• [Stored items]

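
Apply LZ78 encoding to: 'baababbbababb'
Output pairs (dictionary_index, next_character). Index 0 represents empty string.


LZ78 encoding steps:
Dictionary: {0: ''}
Step 1: w='' (idx 0), next='b' -> output (0, 'b'), add 'b' as idx 1
Step 2: w='' (idx 0), next='a' -> output (0, 'a'), add 'a' as idx 2
Step 3: w='a' (idx 2), next='b' -> output (2, 'b'), add 'ab' as idx 3
Step 4: w='ab' (idx 3), next='b' -> output (3, 'b'), add 'abb' as idx 4
Step 5: w='b' (idx 1), next='a' -> output (1, 'a'), add 'ba' as idx 5
Step 6: w='ba' (idx 5), next='b' -> output (5, 'b'), add 'bab' as idx 6
Step 7: w='b' (idx 1), end of input -> output (1, '')


Encoded: [(0, 'b'), (0, 'a'), (2, 'b'), (3, 'b'), (1, 'a'), (5, 'b'), (1, '')]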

• [ASSIGNMENT]
Transcribe the entries above, every line exactly as it reads.

• [EXPECTED ANSWER]
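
Apply LZ78 encoding to: 'baababbbababb'
Output pairs (dictionary_index, next_character). Index 0 represents empty string.


LZ78 encoding steps:
Dictionary: {0: ''}
Step 1: w='' (idx 0), next='b' -> output (0, 'b'), add 'b' as idx 1
Step 2: w='' (idx 0), next='a' -> output (0, 'a'), add 'a' as idx 2
Step 3: w='a' (idx 2), next='b' -> output (2, 'b'), add 'ab' as idx 3
Step 4: w='ab' (idx 3), next='b' -> output (3, 'b'), add 'abb' as idx 4
Step 5: w='b' (idx 1), next='a' -> output (1, 'a'), add 'ba' as idx 5
Step 6: w='ba' (idx 5), next='b' -> output (5, 'b'), add 'bab' as idx 6
Step 7: w='b' (idx 1), end of input -> output (1, '')


Encoded: [(0, 'b'), (0, 'a'), (2, 'b'), (3, 'b'), (1, 'a'), (5, 'b'), (1, '')]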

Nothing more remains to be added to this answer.